* **WHAT YOU ARE ASKED TO DO**: Each line of the material must appear again in the answer, exactly.

━━━━━ INPUT RECORDS ━━━━━

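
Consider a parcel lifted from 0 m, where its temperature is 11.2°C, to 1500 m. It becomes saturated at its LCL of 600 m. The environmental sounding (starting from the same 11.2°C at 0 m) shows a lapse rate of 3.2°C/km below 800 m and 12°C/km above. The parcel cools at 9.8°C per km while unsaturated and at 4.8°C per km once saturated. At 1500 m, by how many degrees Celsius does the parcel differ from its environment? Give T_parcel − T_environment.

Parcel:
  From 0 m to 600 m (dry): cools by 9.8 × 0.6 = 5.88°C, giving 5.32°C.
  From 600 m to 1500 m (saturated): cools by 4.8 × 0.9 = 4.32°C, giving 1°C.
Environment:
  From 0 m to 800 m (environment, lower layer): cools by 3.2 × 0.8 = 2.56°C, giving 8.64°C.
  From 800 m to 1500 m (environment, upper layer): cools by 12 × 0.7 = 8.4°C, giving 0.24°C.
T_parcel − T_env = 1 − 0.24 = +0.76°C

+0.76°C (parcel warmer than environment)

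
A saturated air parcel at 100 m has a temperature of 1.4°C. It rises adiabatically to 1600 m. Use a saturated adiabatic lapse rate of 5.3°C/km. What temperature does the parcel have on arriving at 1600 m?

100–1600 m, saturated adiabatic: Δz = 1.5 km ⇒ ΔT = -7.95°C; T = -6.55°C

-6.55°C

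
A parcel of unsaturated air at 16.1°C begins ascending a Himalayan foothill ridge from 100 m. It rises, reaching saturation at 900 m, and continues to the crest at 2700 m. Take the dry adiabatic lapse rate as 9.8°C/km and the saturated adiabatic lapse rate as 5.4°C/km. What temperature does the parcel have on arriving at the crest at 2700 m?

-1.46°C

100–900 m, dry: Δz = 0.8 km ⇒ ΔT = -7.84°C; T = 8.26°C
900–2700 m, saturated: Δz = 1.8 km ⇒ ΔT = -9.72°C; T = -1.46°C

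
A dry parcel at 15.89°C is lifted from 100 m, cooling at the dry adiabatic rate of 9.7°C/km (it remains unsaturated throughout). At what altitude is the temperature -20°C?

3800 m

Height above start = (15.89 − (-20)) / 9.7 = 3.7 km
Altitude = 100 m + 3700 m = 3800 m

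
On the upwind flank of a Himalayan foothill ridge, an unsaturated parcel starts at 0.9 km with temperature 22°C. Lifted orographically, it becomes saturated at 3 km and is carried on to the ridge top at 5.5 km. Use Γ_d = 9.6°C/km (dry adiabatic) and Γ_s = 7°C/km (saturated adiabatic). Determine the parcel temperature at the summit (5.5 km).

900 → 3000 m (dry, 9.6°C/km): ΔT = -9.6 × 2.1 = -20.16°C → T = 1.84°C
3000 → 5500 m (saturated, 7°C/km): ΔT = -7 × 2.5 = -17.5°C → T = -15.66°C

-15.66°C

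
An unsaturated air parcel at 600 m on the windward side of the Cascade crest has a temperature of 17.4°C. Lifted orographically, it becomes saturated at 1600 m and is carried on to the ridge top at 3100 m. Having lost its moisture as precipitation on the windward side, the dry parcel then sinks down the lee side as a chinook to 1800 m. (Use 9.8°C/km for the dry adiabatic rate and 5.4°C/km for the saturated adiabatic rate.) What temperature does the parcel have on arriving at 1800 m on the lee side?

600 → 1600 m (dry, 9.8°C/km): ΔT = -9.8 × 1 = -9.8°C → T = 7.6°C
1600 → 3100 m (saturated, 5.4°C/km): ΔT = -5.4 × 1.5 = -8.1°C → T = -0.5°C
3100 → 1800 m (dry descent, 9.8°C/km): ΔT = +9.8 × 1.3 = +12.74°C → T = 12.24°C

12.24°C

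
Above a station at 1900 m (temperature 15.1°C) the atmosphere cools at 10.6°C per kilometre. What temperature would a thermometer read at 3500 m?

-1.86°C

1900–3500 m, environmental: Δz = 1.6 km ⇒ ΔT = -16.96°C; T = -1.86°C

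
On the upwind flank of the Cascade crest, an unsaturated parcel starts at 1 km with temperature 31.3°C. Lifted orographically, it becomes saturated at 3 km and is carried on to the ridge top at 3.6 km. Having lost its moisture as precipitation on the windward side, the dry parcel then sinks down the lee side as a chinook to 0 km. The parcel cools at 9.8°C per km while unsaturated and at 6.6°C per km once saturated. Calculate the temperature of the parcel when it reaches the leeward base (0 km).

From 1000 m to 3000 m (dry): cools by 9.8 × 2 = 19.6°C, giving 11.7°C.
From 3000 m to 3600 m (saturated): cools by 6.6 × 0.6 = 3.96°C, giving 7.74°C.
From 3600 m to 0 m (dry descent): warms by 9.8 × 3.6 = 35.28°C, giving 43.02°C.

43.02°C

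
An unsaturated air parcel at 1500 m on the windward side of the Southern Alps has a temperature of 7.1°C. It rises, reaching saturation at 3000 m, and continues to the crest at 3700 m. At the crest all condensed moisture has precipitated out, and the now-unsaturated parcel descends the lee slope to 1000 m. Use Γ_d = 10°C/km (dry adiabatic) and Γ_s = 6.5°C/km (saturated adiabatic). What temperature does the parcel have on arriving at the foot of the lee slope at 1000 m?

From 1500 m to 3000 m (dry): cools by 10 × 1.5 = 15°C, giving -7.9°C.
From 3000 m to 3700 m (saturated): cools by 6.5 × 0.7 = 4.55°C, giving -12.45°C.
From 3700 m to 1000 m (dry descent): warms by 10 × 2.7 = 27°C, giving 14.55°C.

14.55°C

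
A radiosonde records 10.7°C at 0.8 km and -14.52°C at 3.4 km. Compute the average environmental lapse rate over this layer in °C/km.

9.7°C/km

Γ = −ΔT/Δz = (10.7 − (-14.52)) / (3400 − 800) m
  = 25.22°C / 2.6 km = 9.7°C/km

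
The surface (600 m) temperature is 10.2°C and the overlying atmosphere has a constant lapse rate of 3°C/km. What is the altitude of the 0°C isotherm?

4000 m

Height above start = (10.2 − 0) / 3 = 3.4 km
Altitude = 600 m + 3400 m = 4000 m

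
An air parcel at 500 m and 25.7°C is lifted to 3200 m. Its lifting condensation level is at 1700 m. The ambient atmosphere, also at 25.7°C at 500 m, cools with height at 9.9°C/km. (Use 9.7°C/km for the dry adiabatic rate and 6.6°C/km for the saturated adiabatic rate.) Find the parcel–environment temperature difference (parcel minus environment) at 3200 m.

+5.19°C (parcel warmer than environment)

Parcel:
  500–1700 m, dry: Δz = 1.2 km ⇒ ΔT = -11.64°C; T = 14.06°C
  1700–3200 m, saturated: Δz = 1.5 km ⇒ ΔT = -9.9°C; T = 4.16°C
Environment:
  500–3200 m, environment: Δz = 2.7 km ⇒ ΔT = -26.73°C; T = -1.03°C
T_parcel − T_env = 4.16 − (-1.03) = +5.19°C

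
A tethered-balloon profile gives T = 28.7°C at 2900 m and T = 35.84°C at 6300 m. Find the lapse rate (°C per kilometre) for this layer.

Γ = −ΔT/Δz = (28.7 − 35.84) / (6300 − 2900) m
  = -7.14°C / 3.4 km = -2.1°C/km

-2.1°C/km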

━━━━━

* **SOLUTION TO THIS PROBLEM**:
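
Consider a parcel lifted from 0 m, where its temperature is 11.2°C, to 1500 m. It becomes saturated at its LCL of 600 m. The environmental sounding (starting from the same 11.2°C at 0 m) shows a lapse rate of 3.2°C/km below 800 m and 12°C/km above. The parcel cools at 9.8°C per km while unsaturated and at 4.8°C per km once saturated. At 1500 m, by how many degrees Celsius does the parcel differ from its environment? Give T_parcel − T_environment.

Parcel:
  From 0 m to 600 m (dry): cools by 9.8 × 0.6 = 5.88°C, giving 5.32°C.
  From 600 m to 1500 m (saturated): cools by 4.8 × 0.9 = 4.32°C, giving 1°C.
Environment:
  From 0 m to 800 m (environment, lower layer): cools by 3.2 × 0.8 = 2.56°C, giving 8.64°C.
  From 800 m to 1500 m (environment, upper layer): cools by 12 × 0.7 = 8.4°C, giving 0.24°C.
T_parcel − T_env = 1 − 0.24 = +0.76°C

+0.76°C (parcel warmer than environment)

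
A saturated air parcel at 100 m has a temperature of 1.4°C. It rises adiabatically to 1600 m. Use a saturated adiabatic lapse rate of 5.3°C/km. What temperature does the parcel have on arriving at 1600 m?

100–1600 m, saturated adiabatic: Δz = 1.5 km ⇒ ΔT = -7.95°C; T = -6.55°C

-6.55°C

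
A parcel of unsaturated air at 16.1°C begins ascending a Himalayan foothill ridge from 100 m. It rises, reaching saturation at 900 m, and continues to the crest at 2700 m. Take the dry adiabatic lapse rate as 9.8°C/km and the saturated adiabatic lapse rate as 5.4°C/km. What temperature does the parcel have on arriving at the crest at 2700 m?

-1.46°C

100–900 m, dry: Δz = 0.8 km ⇒ ΔT = -7.84°C; T = 8.26°C
900–2700 m, saturated: Δz = 1.8 km ⇒ ΔT = -9.72°C; T = -1.46°C

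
A dry parcel at 15.89°C is lifted from 100 m, cooling at the dry adiabatic rate of 9.7°C/km (it remains unsaturated throughout). At what altitude is the temperature -20°C?

3800 m

Height above start = (15.89 − (-20)) / 9.7 = 3.7 km
Altitude = 100 m + 3700 m = 3800 m

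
On the upwind flank of a Himalayan foothill ridge, an unsaturated parcel starts at 0.9 km with temperature 22°C. Lifted orographically, it becomes saturated at 3 km and is carried on to the ridge top at 5.5 km. Use Γ_d = 9.6°C/km (dry adiabatic) and Γ_s = 7°C/km (saturated adiabatic). Determine the parcel temperature at the summit (5.5 km).

900 → 3000 m (dry, 9.6°C/km): ΔT = -9.6 × 2.1 = -20.16°C → T = 1.84°C
3000 → 5500 m (saturated, 7°C/km): ΔT = -7 × 2.5 = -17.5°C → T = -15.66°C

-15.66°C

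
An unsaturated air parcel at 600 m on the windward side of the Cascade crest has a temperature of 17.4°C. Lifted orographically, it becomes saturated at 1600 m and is carried on to the ridge top at 3100 m. Having lost its moisture as precipitation on the windward side, the dry parcel then sinks down the lee side as a chinook to 1800 m. (Use 9.8°C/km for the dry adiabatic rate and 5.4°C/km for the saturated adiabatic rate.) What temperature does the parcel have on arriving at 1800 m on the lee side?

600 → 1600 m (dry, 9.8°C/km): ΔT = -9.8 × 1 = -9.8°C → T = 7.6°C
1600 → 3100 m (saturated, 5.4°C/km): ΔT = -5.4 × 1.5 = -8.1°C → T = -0.5°C
3100 → 1800 m (dry descent, 9.8°C/km): ΔT = +9.8 × 1.3 = +12.74°C → T = 12.24°C

12.24°C

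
Above a station at 1900 m (temperature 15.1°C) the atmosphere cools at 10.6°C per kilometre. What temperature would a thermometer read at 3500 m?

-1.86°C

1900–3500 m, environmental: Δz = 1.6 km ⇒ ΔT = -16.96°C; T = -1.86°C

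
On the upwind flank of the Cascade crest, an unsaturated parcel starts at 1 km with temperature 31.3°C. Lifted orographically, it becomes saturated at 3 km and is carried on to the ridge top at 3.6 km. Having lost its moisture as precipitation on the windward side, the dry parcel then sinks down the lee side as a chinook to 0 km. The parcel cools at 9.8°C per km while unsaturated and at 6.6°C per km once saturated. Calculate the temperature of the parcel when it reaches the leeward base (0 km).

From 1000 m to 3000 m (dry): cools by 9.8 × 2 = 19.6°C, giving 11.7°C.
From 3000 m to 3600 m (saturated): cools by 6.6 × 0.6 = 3.96°C, giving 7.74°C.
From 3600 m to 0 m (dry descent): warms by 9.8 × 3.6 = 35.28°C, giving 43.02°C.

43.02°C

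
An unsaturated air parcel at 1500 m on the windward side of the Southern Alps has a temperature of 7.1°C. It rises, reaching saturation at 3000 m, and continues to the crest at 3700 m. At the crest all condensed moisture has precipitated out, and the now-unsaturated parcel descends the lee slope to 1000 m. Use Γ_d = 10°C/km (dry adiabatic) and Γ_s = 6.5°C/km (saturated adiabatic). What temperature does the parcel have on arriving at the foot of the lee slope at 1000 m?

From 1500 m to 3000 m (dry): cools by 10 × 1.5 = 15°C, giving -7.9°C.
From 3000 m to 3700 m (saturated): cools by 6.5 × 0.7 = 4.55°C, giving -12.45°C.
From 3700 m to 1000 m (dry descent): warms by 10 × 2.7 = 27°C, giving 14.55°C.

14.55°C

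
A radiosonde records 10.7°C at 0.8 km and -14.52°C at 3.4 km. Compute the average environmental lapse rate over this layer in °C/km.

9.7°C/km

Γ = −ΔT/Δz = (10.7 − (-14.52)) / (3400 − 800) m
  = 25.22°C / 2.6 km = 9.7°C/km

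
The surface (600 m) temperature is 10.2°C and the overlying atmosphere has a constant lapse rate of 3°C/km. What is the altitude of the 0°C isotherm?

4000 m

Height above start = (10.2 − 0) / 3 = 3.4 km
Altitude = 600 m + 3400 m = 4000 m

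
An air parcel at 500 m and 25.7°C is lifted to 3200 m. Its lifting condensation level is at 1700 m. The ambient atmosphere, also at 25.7°C at 500 m, cools with height at 9.9°C/km. (Use 9.7°C/km for the dry adiabatic rate and 6.6°C/km for the saturated adiabatic rate.) Find the parcel–environment temperature difference (parcel minus environment) at 3200 m.

+5.19°C (parcel warmer than environment)

Parcel:
  500–1700 m, dry: Δz = 1.2 km ⇒ ΔT = -11.64°C; T = 14.06°C
  1700–3200 m, saturated: Δz = 1.5 km ⇒ ΔT = -9.9°C; T = 4.16°C
Environment:
  500–3200 m, environment: Δz = 2.7 km ⇒ ΔT = -26.73°C; T = -1.03°C
T_parcel − T_env = 4.16 − (-1.03) = +5.19°C

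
A tethered-balloon profile gives T = 28.7°C at 2900 m and T = 35.84°C at 6300 m. Find the lapse rate (°C per kilometre) for this layer.

Γ = −ΔT/Δz = (28.7 − 35.84) / (6300 − 2900) m
  = -7.14°C / 3.4 km = -2.1°C/km

-2.1°C/km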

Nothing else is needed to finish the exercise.